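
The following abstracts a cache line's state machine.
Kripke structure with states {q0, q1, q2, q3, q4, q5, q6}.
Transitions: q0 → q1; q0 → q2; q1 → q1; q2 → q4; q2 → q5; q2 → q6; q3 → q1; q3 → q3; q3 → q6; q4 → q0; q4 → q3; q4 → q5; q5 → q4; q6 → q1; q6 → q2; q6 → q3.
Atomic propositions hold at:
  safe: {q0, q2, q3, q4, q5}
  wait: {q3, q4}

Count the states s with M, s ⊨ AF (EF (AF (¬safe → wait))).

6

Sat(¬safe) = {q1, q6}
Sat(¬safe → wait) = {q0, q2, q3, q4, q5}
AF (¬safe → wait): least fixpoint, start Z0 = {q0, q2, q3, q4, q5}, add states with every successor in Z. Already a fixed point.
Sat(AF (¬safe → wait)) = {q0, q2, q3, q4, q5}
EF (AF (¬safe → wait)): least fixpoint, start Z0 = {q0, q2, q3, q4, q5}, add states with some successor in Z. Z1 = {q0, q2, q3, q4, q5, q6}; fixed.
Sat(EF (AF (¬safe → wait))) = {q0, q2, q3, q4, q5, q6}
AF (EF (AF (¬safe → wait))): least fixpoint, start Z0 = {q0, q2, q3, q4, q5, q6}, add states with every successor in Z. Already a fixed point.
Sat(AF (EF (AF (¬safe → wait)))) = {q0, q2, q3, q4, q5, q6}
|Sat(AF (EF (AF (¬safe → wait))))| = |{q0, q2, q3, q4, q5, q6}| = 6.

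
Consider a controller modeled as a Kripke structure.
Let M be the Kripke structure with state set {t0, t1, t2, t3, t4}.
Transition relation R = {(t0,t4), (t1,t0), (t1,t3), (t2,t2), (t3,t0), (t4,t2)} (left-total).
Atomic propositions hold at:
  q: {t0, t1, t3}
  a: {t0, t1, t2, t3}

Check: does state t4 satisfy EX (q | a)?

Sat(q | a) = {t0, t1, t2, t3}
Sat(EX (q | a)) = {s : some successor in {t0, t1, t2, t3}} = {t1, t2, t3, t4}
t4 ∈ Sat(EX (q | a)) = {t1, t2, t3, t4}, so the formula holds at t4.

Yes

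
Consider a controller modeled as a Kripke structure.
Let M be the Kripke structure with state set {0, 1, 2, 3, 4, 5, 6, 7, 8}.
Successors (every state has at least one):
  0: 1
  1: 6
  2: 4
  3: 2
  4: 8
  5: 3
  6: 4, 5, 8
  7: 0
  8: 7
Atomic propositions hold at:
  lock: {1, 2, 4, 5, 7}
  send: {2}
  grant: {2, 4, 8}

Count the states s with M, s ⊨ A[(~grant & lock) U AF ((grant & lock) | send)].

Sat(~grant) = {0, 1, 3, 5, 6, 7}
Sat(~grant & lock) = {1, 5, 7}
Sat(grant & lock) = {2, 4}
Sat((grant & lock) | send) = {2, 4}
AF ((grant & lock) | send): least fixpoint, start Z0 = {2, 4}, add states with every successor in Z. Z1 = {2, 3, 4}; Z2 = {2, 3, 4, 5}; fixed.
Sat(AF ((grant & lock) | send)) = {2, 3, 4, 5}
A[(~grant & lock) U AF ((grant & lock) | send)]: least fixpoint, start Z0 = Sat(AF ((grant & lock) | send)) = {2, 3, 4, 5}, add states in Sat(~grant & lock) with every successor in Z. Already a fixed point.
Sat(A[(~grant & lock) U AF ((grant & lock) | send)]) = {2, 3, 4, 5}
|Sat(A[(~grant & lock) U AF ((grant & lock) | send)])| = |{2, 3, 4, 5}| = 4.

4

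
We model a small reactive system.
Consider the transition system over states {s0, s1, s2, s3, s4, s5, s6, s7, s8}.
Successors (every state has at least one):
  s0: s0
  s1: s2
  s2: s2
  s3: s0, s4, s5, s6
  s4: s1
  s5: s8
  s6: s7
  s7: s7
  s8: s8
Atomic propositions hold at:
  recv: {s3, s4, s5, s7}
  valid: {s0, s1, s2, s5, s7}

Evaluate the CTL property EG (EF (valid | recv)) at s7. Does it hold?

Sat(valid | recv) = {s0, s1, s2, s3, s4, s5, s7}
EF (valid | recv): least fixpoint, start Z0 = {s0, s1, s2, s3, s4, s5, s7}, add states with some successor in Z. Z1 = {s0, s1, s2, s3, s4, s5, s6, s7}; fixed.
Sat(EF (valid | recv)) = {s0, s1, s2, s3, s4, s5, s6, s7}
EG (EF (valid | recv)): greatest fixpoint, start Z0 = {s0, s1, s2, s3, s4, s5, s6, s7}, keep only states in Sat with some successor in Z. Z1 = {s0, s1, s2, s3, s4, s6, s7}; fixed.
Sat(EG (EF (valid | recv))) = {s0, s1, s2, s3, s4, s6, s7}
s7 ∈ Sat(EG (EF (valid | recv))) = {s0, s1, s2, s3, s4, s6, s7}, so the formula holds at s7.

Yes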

··········

What to produce
All the material, top to bottom: write it out again precisely.

Written solution
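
The following abstracts a cache line's state machine.
Kripke structure with states {q0, q1, q2, q3, q4, q5, q6}.
Transitions: q0 → q1; q0 → q2; q1 → q1; q2 → q4; q2 → q5; q2 → q6; q3 → q1; q3 → q3; q3 → q6; q4 → q0; q4 → q3; q4 → q5; q5 → q4; q6 → q1; q6 → q2; q6 → q3.
Atomic propositions hold at:
  safe: {q0, q2, q3, q4, q5}
  wait: {q3, q4}

Count the states s with M, s ⊨ AF (EF (AF (¬safe → wait))).

6

Sat(¬safe) = {q1, q6}
Sat(¬safe → wait) = {q0, q2, q3, q4, q5}
AF (¬safe → wait): least fixpoint, start Z0 = {q0, q2, q3, q4, q5}, add states with every successor in Z. Already a fixed point.
Sat(AF (¬safe → wait)) = {q0, q2, q3, q4, q5}
EF (AF (¬safe → wait)): least fixpoint, start Z0 = {q0, q2, q3, q4, q5}, add states with some successor in Z. Z1 = {q0, q2, q3, q4, q5, q6}; fixed.
Sat(EF (AF (¬safe → wait))) = {q0, q2, q3, q4, q5, q6}
AF (EF (AF (¬safe → wait))): least fixpoint, start Z0 = {q0, q2, q3, q4, q5, q6}, add states with every successor in Z. Already a fixed point.
Sat(AF (EF (AF (¬safe → wait)))) = {q0, q2, q3, q4, q5, q6}
|Sat(AF (EF (AF (¬safe → wait))))| = |{q0, q2, q3, q4, q5, q6}| = 6.

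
Consider a controller modeled as a Kripke structure.
Let M be the Kripke structure with state set {t0, t1, t2, t3, t4}.
Transition relation R = {(t0,t4), (t1,t0), (t1,t3), (t2,t2), (t3,t0), (t4,t2)} (left-total).
Atomic propositions hold at:
  q: {t0, t1, t3}
  a: {t0, t1, t2, t3}

Check: does state t4 satisfy EX (q | a)?

Sat(q | a) = {t0, t1, t2, t3}
Sat(EX (q | a)) = {s : some successor in {t0, t1, t2, t3}} = {t1, t2, t3, t4}
t4 ∈ Sat(EX (q | a)) = {t1, t2, t3, t4}, so the formula holds at t4.

Yes

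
Consider a controller modeled as a Kripke structure.
Let M be the Kripke structure with state set {0, 1, 2, 3, 4, 5, 6, 7, 8}.
Successors (every state has at least one):
  0: 1
  1: 6
  2: 4
  3: 2
  4: 8
  5: 3
  6: 4, 5, 8
  7: 0
  8: 7
Atomic propositions hold at:
  lock: {1, 2, 4, 5, 7}
  send: {2}
  grant: {2, 4, 8}

Count the states s with M, s ⊨ A[(~grant & lock) U AF ((grant & lock) | send)].

Sat(~grant) = {0, 1, 3, 5, 6, 7}
Sat(~grant & lock) = {1, 5, 7}
Sat(grant & lock) = {2, 4}
Sat((grant & lock) | send) = {2, 4}
AF ((grant & lock) | send): least fixpoint, start Z0 = {2, 4}, add states with every successor in Z. Z1 = {2, 3, 4}; Z2 = {2, 3, 4, 5}; fixed.
Sat(AF ((grant & lock) | send)) = {2, 3, 4, 5}
A[(~grant & lock) U AF ((grant & lock) | send)]: least fixpoint, start Z0 = Sat(AF ((grant & lock) | send)) = {2, 3, 4, 5}, add states in Sat(~grant & lock) with every successor in Z. Already a fixed point.
Sat(A[(~grant & lock) U AF ((grant & lock) | send)]) = {2, 3, 4, 5}
|Sat(A[(~grant & lock) U AF ((grant & lock) | send)])| = |{2, 3, 4, 5}| = 4.

4

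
We model a small reactive system.
Consider the transition system over states {s0, s1, s2, s3, s4, s5, s6, s7, s8}.
Successors (every state has at least one):
  s0: s0
  s1: s2
  s2: s2
  s3: s0, s4, s5, s6
  s4: s1
  s5: s8
  s6: s7
  s7: s7
  s8: s8
Atomic propositions hold at:
  recv: {s3, s4, s5, s7}
  valid: {s0, s1, s2, s5, s7}

Evaluate the CTL property EG (EF (valid | recv)) at s7. Does it hold?

Sat(valid | recv) = {s0, s1, s2, s3, s4, s5, s7}
EF (valid | recv): least fixpoint, start Z0 = {s0, s1, s2, s3, s4, s5, s7}, add states with some successor in Z. Z1 = {s0, s1, s2, s3, s4, s5, s6, s7}; fixed.
Sat(EF (valid | recv)) = {s0, s1, s2, s3, s4, s5, s6, s7}
EG (EF (valid | recv)): greatest fixpoint, start Z0 = {s0, s1, s2, s3, s4, s5, s6, s7}, keep only states in Sat with some successor in Z. Z1 = {s0, s1, s2, s3, s4, s6, s7}; fixed.
Sat(EG (EF (valid | recv))) = {s0, s1, s2, s3, s4, s6, s7}
s7 ∈ Sat(EG (EF (valid | recv))) = {s0, s1, s2, s3, s4, s6, s7}, so the formula holds at s7.

Yes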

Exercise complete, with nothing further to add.